§ **Your objective**
How many lines in the entries below contain "order"? Answer with the number only.

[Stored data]

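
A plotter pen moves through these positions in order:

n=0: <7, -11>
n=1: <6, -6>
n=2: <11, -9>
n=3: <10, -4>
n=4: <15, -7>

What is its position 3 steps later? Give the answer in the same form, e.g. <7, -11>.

The moves between consecutive positions are <-1, +5>, <+5, -3>, <-1, +5>, <+5, -3>; they repeat the 2-cycle [<-1, +5>, <+5, -3>].
step 5: apply <-1, +5> → <14, -2>
step 6: apply <+5, -3> → <19, -5>
step 7: apply <-1, +5> → <18, 0>

<18, 0>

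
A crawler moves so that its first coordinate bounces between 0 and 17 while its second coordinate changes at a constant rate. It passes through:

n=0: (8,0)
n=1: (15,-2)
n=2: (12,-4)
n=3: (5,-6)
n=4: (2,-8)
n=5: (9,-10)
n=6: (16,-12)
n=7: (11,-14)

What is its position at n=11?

The first coordinate reflects between 0 and 17, moving 7 per step.
  step 8: 11 → 4
  step 9: 4 → 3
  step 10: 3 → 10
  step 11: 10 → 17
The second coordinate changes by -2 each step: at step 11 it is -22.

(17,-22)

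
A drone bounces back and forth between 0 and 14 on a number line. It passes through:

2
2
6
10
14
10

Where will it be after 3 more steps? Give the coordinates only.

2

The value travels 4 per step and bounces off the walls at 0 and 14.
  step 6: 10 → 6
  step 7: 6 → 2
  step 8: 2 → 2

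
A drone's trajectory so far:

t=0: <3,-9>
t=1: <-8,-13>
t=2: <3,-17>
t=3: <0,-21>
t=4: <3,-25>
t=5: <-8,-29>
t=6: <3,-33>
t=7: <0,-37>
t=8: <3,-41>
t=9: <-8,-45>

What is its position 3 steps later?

<3,-57>

First: cycles through 3, -8, 3, 0 every 4 steps. Step 12 lands at position 0 of the cycle → 3.
Second: linear, -4 per step → -57 at step 12.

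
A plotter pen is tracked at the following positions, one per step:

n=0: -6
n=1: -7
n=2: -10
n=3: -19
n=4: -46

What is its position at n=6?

Step-to-step displacements: -1, -3, -9, -27; each is 3× the previous.
step 5: -46 − 81 → -127
step 6: -127 − 243 → -370

-370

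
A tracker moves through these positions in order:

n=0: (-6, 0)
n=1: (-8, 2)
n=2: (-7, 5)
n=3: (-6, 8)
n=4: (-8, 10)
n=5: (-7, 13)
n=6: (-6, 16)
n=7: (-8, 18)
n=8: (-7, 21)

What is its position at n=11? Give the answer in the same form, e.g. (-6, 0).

(-7, 29)

The moves between consecutive positions are (-2, +2), (+1, +3), (+1, +3), (-2, +2), (+1, +3), (+1, +3), (-2, +2), (+1, +3); they repeat the 3-cycle [(-2, +2), (+1, +3), (+1, +3)].
step 9: apply (+1, +3) → (-6, 24)
step 10: apply (-2, +2) → (-8, 26)
step 11: apply (+1, +3) → (-7, 29)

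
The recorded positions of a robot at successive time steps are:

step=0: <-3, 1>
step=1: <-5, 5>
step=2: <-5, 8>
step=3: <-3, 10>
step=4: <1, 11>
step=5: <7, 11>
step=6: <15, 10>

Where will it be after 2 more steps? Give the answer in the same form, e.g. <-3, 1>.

Taking differences between consecutive positions: <-2, +4>, <+0, +3>, <+2, +2>, <+4, +1>, <+6, +0>, <+8, -1>. These grow by <+2, -1> each step.
step 7: <15, 10> + <+10, -2> → <25, 8>
step 8: <25, 8> + <+12, -3> → <37, 5>

<37, 5>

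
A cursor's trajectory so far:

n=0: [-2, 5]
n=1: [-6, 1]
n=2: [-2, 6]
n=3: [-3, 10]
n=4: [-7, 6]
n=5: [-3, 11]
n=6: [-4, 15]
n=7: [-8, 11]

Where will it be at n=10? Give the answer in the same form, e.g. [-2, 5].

Differencing gives [-4, -4], [+4, +5], [-1, +4], [-4, -4], [+4, +5], [-1, +4], [-4, -4]. This is the pattern [-4, -4], [+4, +5], [-1, +4] repeated.
step 8: apply [+4, +5] → [-4, 16]
step 9: apply [-1, +4] → [-5, 20]
step 10: apply [-4, -4] → [-9, 16]

[-9, 16]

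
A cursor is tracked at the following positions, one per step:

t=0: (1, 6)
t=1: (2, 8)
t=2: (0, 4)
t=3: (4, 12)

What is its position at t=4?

Step-to-step displacements: (+1, +2), (-2, -4), (+4, +8); each is -2× the previous.
step 4: (4, 12) + (-8, -16) → (-4, -4)

(-4, -4)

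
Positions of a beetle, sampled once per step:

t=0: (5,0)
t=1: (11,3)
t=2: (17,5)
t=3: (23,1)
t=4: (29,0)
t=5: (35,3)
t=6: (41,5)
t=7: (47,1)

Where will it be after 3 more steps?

(65,5)

First: linear, +6 per step → 65 at step 10.
Second: cycles through 0, 3, 5, 1 every 4 steps. Step 10 lands at position 2 of the cycle → 5.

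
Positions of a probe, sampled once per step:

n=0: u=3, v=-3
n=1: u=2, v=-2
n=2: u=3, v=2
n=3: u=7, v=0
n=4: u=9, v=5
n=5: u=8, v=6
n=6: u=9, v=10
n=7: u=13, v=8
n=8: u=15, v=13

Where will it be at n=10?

u=15, v=18

Differencing gives (-1, +1), (+1, +4), (+4, -2), (+2, +5), (-1, +1), (+1, +4), (+4, -2), (+2, +5). This is the pattern (-1, +1), (+1, +4), (+4, -2), (+2, +5) repeated.
step 9: apply (-1, +1) → u=14, v=14
step 10: apply (+1, +4) → u=15, v=18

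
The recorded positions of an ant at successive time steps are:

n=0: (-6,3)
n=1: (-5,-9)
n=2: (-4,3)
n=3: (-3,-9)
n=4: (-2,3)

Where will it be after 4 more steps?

The first coordinate changes by +1 each step, so at step 8 it is -6 + 8·(1) = 2.
The second coordinate repeats the cycle [3, -9] with period 2; step 8 mod 2 = 0, giving 3.

(2,3)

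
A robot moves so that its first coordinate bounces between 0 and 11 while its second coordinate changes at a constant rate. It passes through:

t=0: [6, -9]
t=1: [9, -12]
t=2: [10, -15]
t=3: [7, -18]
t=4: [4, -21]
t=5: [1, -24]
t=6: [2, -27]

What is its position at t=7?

The first coordinate reflects between 0 and 11, moving 3 per step.
  step 7: 2 → 5
The second coordinate changes by -3 each step: at step 7 it is -30.

[5, -30]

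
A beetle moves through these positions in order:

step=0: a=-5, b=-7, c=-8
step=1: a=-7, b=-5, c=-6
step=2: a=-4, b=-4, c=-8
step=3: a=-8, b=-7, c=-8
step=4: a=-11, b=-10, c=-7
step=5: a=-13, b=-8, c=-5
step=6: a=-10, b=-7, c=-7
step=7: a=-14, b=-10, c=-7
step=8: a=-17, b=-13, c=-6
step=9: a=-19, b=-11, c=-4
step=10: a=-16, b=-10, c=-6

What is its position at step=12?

a=-23, b=-16, c=-5

The moves between consecutive positions are (-2,+2,+2), (+3,+1,-2), (-4,-3,+0), (-3,-3,+1), (-2,+2,+2), (+3,+1,-2), (-4,-3,+0), (-3,-3,+1), (-2,+2,+2), (+3,+1,-2); they repeat the 4-cycle [(-2,+2,+2), (+3,+1,-2), (-4,-3,+0), (-3,-3,+1)].
step 11: apply (-4,-3,+0) → a=-20, b=-13, c=-6
step 12: apply (-3,-3,+1) → a=-23, b=-16, c=-5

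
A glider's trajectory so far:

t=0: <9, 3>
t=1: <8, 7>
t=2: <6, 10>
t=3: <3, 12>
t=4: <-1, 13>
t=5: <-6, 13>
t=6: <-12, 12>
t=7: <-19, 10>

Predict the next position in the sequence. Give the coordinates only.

Taking differences between consecutive positions: <-1, +4>, <-2, +3>, <-3, +2>, <-4, +1>, <-5, +0>, <-6, -1>, <-7, -2>. These grow by <-1, -1> each step.
step 8: <-19, 10> + <-8, -3> → <-27, 7>

<-27, 7>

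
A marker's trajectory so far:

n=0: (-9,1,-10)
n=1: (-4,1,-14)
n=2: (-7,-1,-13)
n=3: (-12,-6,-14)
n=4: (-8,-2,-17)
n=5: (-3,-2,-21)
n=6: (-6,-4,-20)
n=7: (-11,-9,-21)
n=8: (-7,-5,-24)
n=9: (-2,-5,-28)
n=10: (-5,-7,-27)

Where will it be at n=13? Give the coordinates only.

(-1,-8,-35)

Step-to-step displacements: (+5,+0,-4), (-3,-2,+1), (-5,-5,-1), (+4,+4,-3), (+5,+0,-4), (-3,-2,+1), (-5,-5,-1), (+4,+4,-3), (+5,+0,-4), (-3,-2,+1) — a repeating cycle of length 4.
step 11: apply (-5,-5,-1) → (-10,-12,-28)
step 12: apply (+4,+4,-3) → (-6,-8,-31)
step 13: apply (+5,+0,-4) → (-1,-8,-35)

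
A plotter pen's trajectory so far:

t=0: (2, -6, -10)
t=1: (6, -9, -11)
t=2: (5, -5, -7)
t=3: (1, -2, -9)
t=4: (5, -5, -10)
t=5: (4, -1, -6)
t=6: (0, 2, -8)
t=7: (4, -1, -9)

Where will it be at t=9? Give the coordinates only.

Differencing gives (+4, -3, -1), (-1, +4, +4), (-4, +3, -2), (+4, -3, -1), (-1, +4, +4), (-4, +3, -2), (+4, -3, -1). This is the pattern (+4, -3, -1), (-1, +4, +4), (-4, +3, -2) repeated.
step 8: apply (-1, +4, +4) → (3, 3, -5)
step 9: apply (-4, +3, -2) → (-1, 6, -7)

(-1, 6, -7)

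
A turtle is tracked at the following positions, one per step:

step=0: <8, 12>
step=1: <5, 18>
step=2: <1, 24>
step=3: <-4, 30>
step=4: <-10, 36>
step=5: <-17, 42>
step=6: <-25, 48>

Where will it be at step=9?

<-55, 66>

Taking differences between consecutive positions: <-3, +6>, <-4, +6>, <-5, +6>, <-6, +6>, <-7, +6>, <-8, +6>. These grow by <-1, +0> each step.
step 7: <-25, 48> + <-9, +6> → <-34, 54>
step 8: <-34, 54> + <-10, +6> → <-44, 60>
step 9: <-44, 60> + <-11, +6> → <-55, 66>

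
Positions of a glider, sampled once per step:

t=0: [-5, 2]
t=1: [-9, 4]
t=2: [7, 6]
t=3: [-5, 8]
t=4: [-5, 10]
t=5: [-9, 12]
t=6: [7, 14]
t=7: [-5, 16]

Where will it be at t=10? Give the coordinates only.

[7, 22]

The first coordinate repeats the cycle [-5, -9, 7, -5] with period 4; step 10 mod 4 = 2, giving 7.
The second coordinate changes by +2 each step, so at step 10 it is 2 + 10·(2) = 22.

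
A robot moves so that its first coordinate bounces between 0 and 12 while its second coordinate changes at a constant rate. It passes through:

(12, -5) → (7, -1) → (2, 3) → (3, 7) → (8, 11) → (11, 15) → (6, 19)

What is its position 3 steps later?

(9, 31)

The first coordinate travels 5 per step and bounces off the walls at 0 and 12.
  step 7: 6 → 1
  step 8: 1 → 4
  step 9: 4 → 9
The second coordinate changes by +4 each step: at step 9 it is 31.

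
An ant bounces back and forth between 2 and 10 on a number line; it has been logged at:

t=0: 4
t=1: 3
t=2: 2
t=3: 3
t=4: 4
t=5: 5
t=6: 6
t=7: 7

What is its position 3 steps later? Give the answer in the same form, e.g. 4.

The value reflects between 2 and 10, moving 1 per step.
  step 8: 7 → 8
  step 9: 8 → 9
  step 10: 9 → 10

10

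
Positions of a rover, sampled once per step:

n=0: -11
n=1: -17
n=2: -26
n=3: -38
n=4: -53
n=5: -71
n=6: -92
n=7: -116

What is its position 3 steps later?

Successive displacements: -6, -9, -12, -15, -18, -21, -24 — each changes by -3.
step 8: -116 − 27 → -143
step 9: -143 − 30 → -173
step 10: -173 − 33 → -206

-206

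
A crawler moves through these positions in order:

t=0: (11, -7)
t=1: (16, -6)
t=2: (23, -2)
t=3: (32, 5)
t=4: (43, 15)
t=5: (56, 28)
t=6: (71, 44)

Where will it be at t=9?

(128, 110)

Successive displacements: (+5, +1), (+7, +4), (+9, +7), (+11, +10), (+13, +13), (+15, +16) — each changes by (+2, +3).
step 7: (71, 44) + (+17, +19) → (88, 63)
step 8: (88, 63) + (+19, +22) → (107, 85)
step 9: (107, 85) + (+21, +25) → (128, 110)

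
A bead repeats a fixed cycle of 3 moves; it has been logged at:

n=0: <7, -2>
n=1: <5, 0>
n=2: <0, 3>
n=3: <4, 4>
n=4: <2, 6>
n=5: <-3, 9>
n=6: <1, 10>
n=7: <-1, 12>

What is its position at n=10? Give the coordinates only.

The moves between consecutive positions are <-2, +2>, <-5, +3>, <+4, +1>, <-2, +2>, <-5, +3>, <+4, +1>, <-2, +2>; they repeat the 3-cycle [<-2, +2>, <-5, +3>, <+4, +1>].
step 8: apply <-5, +3> → <-6, 15>
step 9: apply <+4, +1> → <-2, 16>
step 10: apply <-2, +2> → <-4, 18>

<-4, 18>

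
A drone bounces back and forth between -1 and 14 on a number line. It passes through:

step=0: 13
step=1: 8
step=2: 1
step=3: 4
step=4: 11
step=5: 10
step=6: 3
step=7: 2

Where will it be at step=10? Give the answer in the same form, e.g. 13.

The value travels 7 per step and bounces off the walls at -1 and 14.
  step 8: 2 → 9
  step 9: 9 → 12
  step 10: 12 → 5

5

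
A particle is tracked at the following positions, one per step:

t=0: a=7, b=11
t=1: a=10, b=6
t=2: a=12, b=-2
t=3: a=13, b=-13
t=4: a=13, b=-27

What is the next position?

a=12, b=-44

Taking differences between consecutive positions: (+3, -5), (+2, -8), (+1, -11), (+0, -14). These grow by (-1, -3) each step.
step 5: a=13, b=-27 + (-1, -17) → a=12, b=-44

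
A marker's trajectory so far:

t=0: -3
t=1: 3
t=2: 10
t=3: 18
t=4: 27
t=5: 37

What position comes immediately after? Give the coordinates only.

Taking differences between consecutive positions: +6, +7, +8, +9, +10. These grow by +1 each step.
step 6: 37 + 11 → 48

48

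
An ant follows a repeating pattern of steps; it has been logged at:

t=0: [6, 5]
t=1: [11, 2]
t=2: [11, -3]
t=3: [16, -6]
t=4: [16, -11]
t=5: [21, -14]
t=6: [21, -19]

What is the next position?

Differencing gives [+5, -3], [+0, -5], [+5, -3], [+0, -5], [+5, -3], [+0, -5]. This is the pattern [+5, -3], [+0, -5] repeated.
step 7: apply [+5, -3] → [26, -22]

[26, -22]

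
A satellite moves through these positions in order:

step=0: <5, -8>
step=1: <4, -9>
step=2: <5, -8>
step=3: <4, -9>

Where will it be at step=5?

Consecutive displacements <-1, -1>, <+1, +1>, <-1, -1> scale by a factor of -1 each step.
step 4: <4, -9> + <+1, +1> → <5, -8>
step 5: <5, -8> + <-1, -1> → <4, -9>

<4, -9>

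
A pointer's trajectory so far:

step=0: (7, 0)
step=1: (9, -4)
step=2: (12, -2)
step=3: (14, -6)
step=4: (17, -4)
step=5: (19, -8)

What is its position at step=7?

(24, -10)

Differencing gives (+2, -4), (+3, +2), (+2, -4), (+3, +2), (+2, -4). This is the pattern (+2, -4), (+3, +2) repeated.
step 6: apply (+3, +2) → (22, -6)
step 7: apply (+2, -4) → (24, -10)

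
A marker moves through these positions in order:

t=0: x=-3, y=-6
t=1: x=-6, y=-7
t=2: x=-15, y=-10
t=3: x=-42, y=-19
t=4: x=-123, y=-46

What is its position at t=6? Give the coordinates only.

Step-to-step displacements: (-3, -1), (-9, -3), (-27, -9), (-81, -27); each is 3× the previous.
step 5: x=-123, y=-46 + (-243, -81) → x=-366, y=-127
step 6: x=-366, y=-127 + (-729, -243) → x=-1095, y=-370

x=-1095, y=-370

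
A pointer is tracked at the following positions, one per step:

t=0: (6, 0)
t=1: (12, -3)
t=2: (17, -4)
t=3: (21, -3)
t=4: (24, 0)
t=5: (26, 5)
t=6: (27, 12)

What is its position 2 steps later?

(26, 32)

Taking differences between consecutive positions: (+6, -3), (+5, -1), (+4, +1), (+3, +3), (+2, +5), (+1, +7). These grow by (-1, +2) each step.
step 7: (27, 12) + (+0, +9) → (27, 21)
step 8: (27, 21) + (-1, +11) → (26, 32)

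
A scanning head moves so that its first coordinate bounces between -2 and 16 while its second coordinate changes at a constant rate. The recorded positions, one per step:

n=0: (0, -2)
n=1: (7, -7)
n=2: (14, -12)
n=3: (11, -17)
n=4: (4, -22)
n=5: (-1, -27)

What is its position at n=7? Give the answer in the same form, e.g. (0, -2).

The first coordinate reflects between -2 and 16, moving 7 per step.
  step 6: -1 → 6
  step 7: 6 → 13
The second coordinate changes by -5 each step: at step 7 it is -37.

(13, -37)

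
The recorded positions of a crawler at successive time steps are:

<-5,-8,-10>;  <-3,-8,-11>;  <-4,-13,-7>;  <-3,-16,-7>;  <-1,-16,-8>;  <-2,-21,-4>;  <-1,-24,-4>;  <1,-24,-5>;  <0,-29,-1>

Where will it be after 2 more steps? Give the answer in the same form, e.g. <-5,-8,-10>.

Step-to-step displacements: <+2,+0,-1>, <-1,-5,+4>, <+1,-3,+0>, <+2,+0,-1>, <-1,-5,+4>, <+1,-3,+0>, <+2,+0,-1>, <-1,-5,+4> — a repeating cycle of length 3.
step 9: apply <+1,-3,+0> → <1,-32,-1>
step 10: apply <+2,+0,-1> → <3,-32,-2>

<3,-32,-2>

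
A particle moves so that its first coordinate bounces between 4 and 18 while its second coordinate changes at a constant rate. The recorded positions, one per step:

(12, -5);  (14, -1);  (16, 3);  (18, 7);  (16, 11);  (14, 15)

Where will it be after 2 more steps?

The first coordinate reflects between 4 and 18, moving 2 per step.
  step 6: 14 → 12
  step 7: 12 → 10
The second coordinate changes by +4 each step: at step 7 it is 23.

(10, 23)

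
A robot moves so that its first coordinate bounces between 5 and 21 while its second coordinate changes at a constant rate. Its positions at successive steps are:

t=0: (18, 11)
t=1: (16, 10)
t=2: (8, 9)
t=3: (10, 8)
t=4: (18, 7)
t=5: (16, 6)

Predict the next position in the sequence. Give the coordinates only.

The first coordinate travels 8 per step and bounces off the walls at 5 and 21.
  step 6: 16 → 8
The second coordinate changes by -1 each step: at step 6 it is 5.

(8, 5)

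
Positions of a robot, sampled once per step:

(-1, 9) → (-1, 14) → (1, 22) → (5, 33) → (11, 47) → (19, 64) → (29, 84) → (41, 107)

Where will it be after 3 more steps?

Taking differences between consecutive positions: (+0, +5), (+2, +8), (+4, +11), (+6, +14), (+8, +17), (+10, +20), (+12, +23). These grow by (+2, +3) each step.
step 8: (41, 107) + (+14, +26) → (55, 133)
step 9: (55, 133) + (+16, +29) → (71, 162)
step 10: (71, 162) + (+18, +32) → (89, 194)

(89, 194)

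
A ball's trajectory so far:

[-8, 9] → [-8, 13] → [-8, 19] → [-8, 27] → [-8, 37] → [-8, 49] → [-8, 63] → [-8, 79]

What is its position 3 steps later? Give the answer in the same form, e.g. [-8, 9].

[-8, 139]

First differences are [+0, +4], [+0, +6], [+0, +8], [+0, +10], [+0, +12], [+0, +14], [+0, +16]; their common second difference is [+0, +2] (constant acceleration).
step 8: [-8, 79] + [+0, +18] → [-8, 97]
step 9: [-8, 97] + [+0, +20] → [-8, 117]
step 10: [-8, 117] + [+0, +22] → [-8, 139]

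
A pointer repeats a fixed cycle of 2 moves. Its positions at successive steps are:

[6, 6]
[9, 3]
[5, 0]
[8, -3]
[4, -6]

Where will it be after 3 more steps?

[6, -15]

Step-to-step displacements: [+3, -3], [-4, -3], [+3, -3], [-4, -3] — a repeating cycle of length 2.
step 5: apply [+3, -3] → [7, -9]
step 6: apply [-4, -3] → [3, -12]
step 7: apply [+3, -3] → [6, -15]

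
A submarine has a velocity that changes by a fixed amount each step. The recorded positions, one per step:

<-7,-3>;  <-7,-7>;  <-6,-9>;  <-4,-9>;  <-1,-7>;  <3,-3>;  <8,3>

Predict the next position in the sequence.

First differences are <+0,-4>, <+1,-2>, <+2,+0>, <+3,+2>, <+4,+4>, <+5,+6>; their common second difference is <+1,+2> (constant acceleration).
step 7: <8,3> + <+6,+8> → <14,11>

<14,11>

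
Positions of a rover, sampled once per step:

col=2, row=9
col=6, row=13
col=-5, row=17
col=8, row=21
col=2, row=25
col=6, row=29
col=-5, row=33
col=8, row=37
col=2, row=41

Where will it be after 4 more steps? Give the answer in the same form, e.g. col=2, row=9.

Col: cycles through 2, 6, -5, 8 every 4 steps. Step 12 lands at position 0 of the cycle → 2.
Row: linear, +4 per step → 57 at step 12.

col=2, row=57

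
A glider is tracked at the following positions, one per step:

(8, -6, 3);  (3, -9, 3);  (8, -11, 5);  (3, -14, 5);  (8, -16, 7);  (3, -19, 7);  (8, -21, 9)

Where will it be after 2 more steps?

(8, -26, 11)

Differencing gives (-5, -3, +0), (+5, -2, +2), (-5, -3, +0), (+5, -2, +2), (-5, -3, +0), (+5, -2, +2). This is the pattern (-5, -3, +0), (+5, -2, +2) repeated.
step 7: apply (-5, -3, +0) → (3, -24, 9)
step 8: apply (+5, -2, +2) → (8, -26, 11)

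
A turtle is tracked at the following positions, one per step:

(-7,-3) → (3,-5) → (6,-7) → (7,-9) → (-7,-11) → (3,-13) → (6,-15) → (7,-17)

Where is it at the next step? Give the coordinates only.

The first coordinate repeats the cycle [-7, 3, 6, 7] with period 4; step 8 mod 4 = 0, giving -7.
The second coordinate changes by -2 each step, so at step 8 it is -3 + 8·(-2) = -19.

(-7,-19)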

§ **Answer**
6